Records from a data source:
****

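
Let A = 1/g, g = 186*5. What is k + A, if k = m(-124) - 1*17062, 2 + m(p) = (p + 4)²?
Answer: -2477519/930 ≈ -2664.0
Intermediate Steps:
m(p) = -2 + (4 + p)² (m(p) = -2 + (p + 4)² = -2 + (4 + p)²)
g = 930
k = -2664 (k = (-2 + (4 - 124)²) - 1*17062 = (-2 + (-120)²) - 17062 = (-2 + 14400) - 17062 = 14398 - 17062 = -2664)
A = 1/930 ≈ 0.0010753
k + A = -2664 + 1/930 = -2477519/930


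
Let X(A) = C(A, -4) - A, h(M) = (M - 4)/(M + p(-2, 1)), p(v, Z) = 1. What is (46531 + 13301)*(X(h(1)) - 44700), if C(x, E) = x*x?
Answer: -2674266030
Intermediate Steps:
C(x, E) = x²
h(M) = (-4 + M)/(1 + M) (h(M) = (M - 4)/(M + 1) = (-4 + M)/(1 + M))
X(A) = A² - A
(46531 + 13301)*(X(h(1)) - 44700) = (46531 + 13301)*(((-4 + 1)/(1 + 1))*(-1 + (-4 + 1)/(1 + 1)) - 44700) = 59832*((-3/2)*(-1 - 3/2) - 44700) = 59832*(((½)*(-3))*(-1 + (½)*(-3)) - 44700) = 59832*(-3*(-1 - 3/2)/2 - 44700) = 59832*(-3/2*(-5/2) - 44700) = 59832*(15/4 - 44700) = 59832*(-178785/4) = -2674266030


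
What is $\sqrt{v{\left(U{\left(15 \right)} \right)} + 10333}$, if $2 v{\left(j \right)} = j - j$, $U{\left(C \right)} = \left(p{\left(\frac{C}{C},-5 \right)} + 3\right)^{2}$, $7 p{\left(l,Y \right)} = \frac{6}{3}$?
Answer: $\sqrt{10333} \approx 101.65$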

****

**Work required**
The reply should be a precise retyping of all the data.

**Output for this task**
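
Let A = 1/g, g = 186*5. What is k + A, if k = m(-124) - 1*17062, 2 + m(p) = (p + 4)²?
Answer: -2477519/930 ≈ -2664.0
Intermediate Steps:
m(p) = -2 + (4 + p)² (m(p) = -2 + (p + 4)² = -2 + (4 + p)²)
g = 930
k = -2664 (k = (-2 + (4 - 124)²) - 1*17062 = (-2 + (-120)²) - 17062 = (-2 + 14400) - 17062 = 14398 - 17062 = -2664)
A = 1/930 ≈ 0.0010753
k + A = -2664 + 1/930 = -2477519/930


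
Let X(A) = C(A, -4) - A, h(M) = (M - 4)/(M + p(-2, 1)), p(v, Z) = 1. What is (46531 + 13301)*(X(h(1)) - 44700), if C(x, E) = x*x?
Answer: -2674266030
Intermediate Steps:
C(x, E) = x²
h(M) = (-4 + M)/(1 + M) (h(M) = (M - 4)/(M + 1) = (-4 + M)/(1 + M))
X(A) = A² - A
(46531 + 13301)*(X(h(1)) - 44700) = (46531 + 13301)*(((-4 + 1)/(1 + 1))*(-1 + (-4 + 1)/(1 + 1)) - 44700) = 59832*((-3/2)*(-1 - 3/2) - 44700) = 59832*(((½)*(-3))*(-1 + (½)*(-3)) - 44700) = 59832*(-3*(-1 - 3/2)/2 - 44700) = 59832*(-3/2*(-5/2) - 44700) = 59832*(15/4 - 44700) = 59832*(-178785/4) = -2674266030


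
What is $\sqrt{v{\left(U{\left(15 \right)} \right)} + 10333}$, if $2 v{\left(j \right)} = j - j$, $U{\left(C \right)} = \left(p{\left(\frac{C}{C},-5 \right)} + 3\right)^{2}$, $7 p{\left(l,Y \right)} = \frac{6}{3}$?
Answer: $\sqrt{10333} \approx 101.65$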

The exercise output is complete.